## Task prompt
Every line that contains the word "water" should be copied from the records below.
---*---
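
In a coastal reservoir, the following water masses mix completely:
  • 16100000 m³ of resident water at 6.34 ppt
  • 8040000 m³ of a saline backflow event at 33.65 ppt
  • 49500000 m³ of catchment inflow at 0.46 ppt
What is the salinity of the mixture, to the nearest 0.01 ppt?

5.37 ppt

By conservation of dissolved salt,
salt = 16,100,000×6.34 + 8,040,000×33.65 + 49,500,000×0.46 = 102,074,000 + 270,546,000 + 22,770,000 = 395,390,000
volume = 16,100,000 + 8,040,000 + 49,500,000 = 73,640,000 m³
S = 395,390,000 / 73,640,000 = 5.3692 ppt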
---*---
## Response area
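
In a coastal reservoir, the following water masses mix completely:
  • 16100000 m³ of resident water at 6.34 ppt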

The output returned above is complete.